Stored items:
————
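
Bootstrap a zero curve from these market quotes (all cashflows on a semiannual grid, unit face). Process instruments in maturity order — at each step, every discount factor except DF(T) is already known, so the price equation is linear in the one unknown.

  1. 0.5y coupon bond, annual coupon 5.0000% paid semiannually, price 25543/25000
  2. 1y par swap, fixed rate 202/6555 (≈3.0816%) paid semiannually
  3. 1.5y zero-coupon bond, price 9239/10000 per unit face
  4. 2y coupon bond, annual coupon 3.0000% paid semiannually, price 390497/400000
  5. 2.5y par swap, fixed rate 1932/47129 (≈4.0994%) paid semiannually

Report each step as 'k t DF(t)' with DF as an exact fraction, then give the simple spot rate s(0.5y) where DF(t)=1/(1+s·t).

step 1 [0.5y] bond c/2=1/40: DF=(25543/25000 − 1/40·(0))/(1+1/40) = 623/625 ≈ 0.996800
step 2 [1y] swap r/2=101/6555: DF=(1 − 101/6555·(0.996800))/(1+101/6555) = 9697/10000 ≈ 0.969700
step 3 [1.5y] zero: DF = P = 9239/10000 ≈ 0.923900
step 4 [2y] bond c/2=3/200: DF=(390497/400000 − 3/200·(0.996800+0.969700+0.923900))/(1+3/200) = 9191/10000 ≈ 0.919100
step 5 [2.5y] swap r/2=966/47129: DF=(1 − 966/47129·(0.996800+0.969700+0.923900+0.919100))/(1+966/47129) = 4517/5000 ≈ 0.903400

1 1/2 623/625
2 1 9697/10000
3 3/2 9239/10000
4 2 9191/10000
5 5/2 4517/5000
s(0.5y) = (1/(623/625) − 1)/(1/2) = 4/623 ≈ 0.6421%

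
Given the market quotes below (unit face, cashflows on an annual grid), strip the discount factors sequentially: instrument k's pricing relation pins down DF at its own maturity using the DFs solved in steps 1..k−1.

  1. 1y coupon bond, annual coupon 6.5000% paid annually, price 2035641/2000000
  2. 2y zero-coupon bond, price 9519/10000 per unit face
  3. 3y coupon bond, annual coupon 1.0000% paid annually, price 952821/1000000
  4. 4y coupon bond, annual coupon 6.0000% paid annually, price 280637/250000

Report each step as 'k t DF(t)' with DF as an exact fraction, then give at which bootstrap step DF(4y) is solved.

step 1 [1y] bond c/1=13/200: DF=(2035641/2000000 − 13/200·(0))/(1+13/200) = 9557/10000 ≈ 0.955700
step 2 [2y] zero: DF = P = 9519/10000 ≈ 0.951900
step 3 [3y] bond c/1=1/100: DF=(952821/1000000 − 1/100·(0.955700+0.951900))/(1+1/100) = 1849/2000 ≈ 0.924500
step 4 [4y] bond c/1=3/50: DF=(280637/250000 − 3/50·(0.955700+0.951900+0.924500))/(1+3/50) = 8987/10000 ≈ 0.898700

1 1 9557/10000
2 2 9519/10000
3 3 1849/2000
4 4 8987/10000
DF(4y) is solved at step 4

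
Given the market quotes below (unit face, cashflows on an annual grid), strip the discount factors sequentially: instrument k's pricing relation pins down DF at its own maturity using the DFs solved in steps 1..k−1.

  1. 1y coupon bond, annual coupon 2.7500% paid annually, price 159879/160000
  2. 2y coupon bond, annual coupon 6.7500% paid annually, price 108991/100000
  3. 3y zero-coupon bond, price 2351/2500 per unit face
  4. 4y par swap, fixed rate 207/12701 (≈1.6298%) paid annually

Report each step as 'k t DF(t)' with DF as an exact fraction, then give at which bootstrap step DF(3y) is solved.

1 1 389/400
2 2 1919/2000
3 3 2351/2500
4 4 9379/10000
DF(3y) is solved at step 3

step 1 [1y] bond c/1=11/400: DF=(159879/160000 − 11/400·(0))/(1+11/400) = 389/400 ≈ 0.972500
step 2 [2y] bond c/1=27/400: DF=(108991/100000 − 27/400·(0.972500))/(1+27/400) = 1919/2000 ≈ 0.959500
step 3 [3y] zero: DF = P = 2351/2500 ≈ 0.940400
step 4 [4y] swap r/1=207/12701: DF=(1 − 207/12701·(0.972500+0.959500+0.940400))/(1+207/12701) = 9379/10000 ≈ 0.937900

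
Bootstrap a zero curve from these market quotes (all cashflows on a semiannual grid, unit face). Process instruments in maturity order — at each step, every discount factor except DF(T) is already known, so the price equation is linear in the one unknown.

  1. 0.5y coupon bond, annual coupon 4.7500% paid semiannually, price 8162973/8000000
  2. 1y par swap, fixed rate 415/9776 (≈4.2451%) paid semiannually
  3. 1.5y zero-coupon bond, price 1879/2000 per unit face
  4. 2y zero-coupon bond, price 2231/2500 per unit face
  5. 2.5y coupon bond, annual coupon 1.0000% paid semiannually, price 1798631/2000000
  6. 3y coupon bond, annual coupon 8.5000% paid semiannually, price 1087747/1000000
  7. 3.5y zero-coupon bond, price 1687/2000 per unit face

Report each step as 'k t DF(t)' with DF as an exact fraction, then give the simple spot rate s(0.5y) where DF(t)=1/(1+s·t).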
————
### WHAT THE EXERCISE ASKS
Return each line above exactly as it appears.

### SOLUTION TO THE EXERCISE
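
Bootstrap a zero curve from these market quotes (all cashflows on a semiannual grid, unit face). Process instruments in maturity order — at each step, every discount factor except DF(T) is already known, so the price equation is linear in the one unknown.

  1. 0.5y coupon bond, annual coupon 5.0000% paid semiannually, price 25543/25000
  2. 1y par swap, fixed rate 202/6555 (≈3.0816%) paid semiannually
  3. 1.5y zero-coupon bond, price 9239/10000 per unit face
  4. 2y coupon bond, annual coupon 3.0000% paid semiannually, price 390497/400000
  5. 2.5y par swap, fixed rate 1932/47129 (≈4.0994%) paid semiannually

Report each step as 'k t DF(t)' with DF as an exact fraction, then give the simple spot rate s(0.5y) where DF(t)=1/(1+s·t).

step 1 [0.5y] bond c/2=1/40: DF=(25543/25000 − 1/40·(0))/(1+1/40) = 623/625 ≈ 0.996800
step 2 [1y] swap r/2=101/6555: DF=(1 − 101/6555·(0.996800))/(1+101/6555) = 9697/10000 ≈ 0.969700
step 3 [1.5y] zero: DF = P = 9239/10000 ≈ 0.923900
step 4 [2y] bond c/2=3/200: DF=(390497/400000 − 3/200·(0.996800+0.969700+0.923900))/(1+3/200) = 9191/10000 ≈ 0.919100
step 5 [2.5y] swap r/2=966/47129: DF=(1 − 966/47129·(0.996800+0.969700+0.923900+0.919100))/(1+966/47129) = 4517/5000 ≈ 0.903400

1 1/2 623/625
2 1 9697/10000
3 3/2 9239/10000
4 2 9191/10000
5 5/2 4517/5000
s(0.5y) = (1/(623/625) − 1)/(1/2) = 4/623 ≈ 0.6421%

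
Given the market quotes below (unit face, cashflows on an annual grid), strip the discount factors sequentially: instrument k's pricing relation pins down DF at its own maturity using the DFs solved in steps 1..k−1.

  1. 1y coupon bond, annual coupon 6.5000% paid annually, price 2035641/2000000
  2. 2y zero-coupon bond, price 9519/10000 per unit face
  3. 3y coupon bond, annual coupon 1.0000% paid annually, price 952821/1000000
  4. 4y coupon bond, annual coupon 6.0000% paid annually, price 280637/250000

Report each step as 'k t DF(t)' with DF as an exact fraction, then give at which bootstrap step DF(4y) is solved.

step 1 [1y] bond c/1=13/200: DF=(2035641/2000000 − 13/200·(0))/(1+13/200) = 9557/10000 ≈ 0.955700
step 2 [2y] zero: DF = P = 9519/10000 ≈ 0.951900
step 3 [3y] bond c/1=1/100: DF=(952821/1000000 − 1/100·(0.955700+0.951900))/(1+1/100) = 1849/2000 ≈ 0.924500
step 4 [4y] bond c/1=3/50: DF=(280637/250000 − 3/50·(0.955700+0.951900+0.924500))/(1+3/50) = 8987/10000 ≈ 0.898700

1 1 9557/10000
2 2 9519/10000
3 3 1849/2000
4 4 8987/10000
DF(4y) is solved at step 4

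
Given the market quotes below (unit face, cashflows on an annual grid), strip the discount factors sequentially: instrument k's pricing relation pins down DF at its own maturity using the DFs solved in steps 1..k−1.

  1. 1y coupon bond, annual coupon 2.7500% paid annually, price 159879/160000
  2. 2y coupon bond, annual coupon 6.7500% paid annually, price 108991/100000
  3. 3y zero-coupon bond, price 2351/2500 per unit face
  4. 4y par swap, fixed rate 207/12701 (≈1.6298%) paid annually

Report each step as 'k t DF(t)' with DF as an exact fraction, then give at which bootstrap step DF(3y) is solved.

1 1 389/400
2 2 1919/2000
3 3 2351/2500
4 4 9379/10000
DF(3y) is solved at step 3

step 1 [1y] bond c/1=11/400: DF=(159879/160000 − 11/400·(0))/(1+11/400) = 389/400 ≈ 0.972500
step 2 [2y] bond c/1=27/400: DF=(108991/100000 − 27/400·(0.972500))/(1+27/400) = 1919/2000 ≈ 0.959500
step 3 [3y] zero: DF = P = 2351/2500 ≈ 0.940400
step 4 [4y] swap r/1=207/12701: DF=(1 − 207/12701·(0.972500+0.959500+0.940400))/(1+207/12701) = 9379/10000 ≈ 0.937900

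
Bootstrap a zero curve from these market quotes (all cashflows on a semiannual grid, unit face). Process instruments in maturity order — at each step, every discount factor except DF(T) is already known, so the price equation is linear in the one unknown.

  1. 0.5y coupon bond, annual coupon 4.7500% paid semiannually, price 8162973/8000000
  2. 1y par swap, fixed rate 415/9776 (≈4.2451%) paid semiannually
  3. 1.5y zero-coupon bond, price 1879/2000 per unit face
  4. 2y zero-coupon bond, price 2231/2500 per unit face
  5. 2.5y coupon bond, annual coupon 1.0000% paid semiannually, price 1798631/2000000
  6. 3y coupon bond, annual coupon 8.5000% paid semiannually, price 1087747/1000000
  7. 3.5y zero-coupon bond, price 1687/2000 per unit face

Report each step as 'k t DF(t)' with DF as an exact fraction, then give the simple spot rate s(0.5y) where DF(t)=1/(1+s·t).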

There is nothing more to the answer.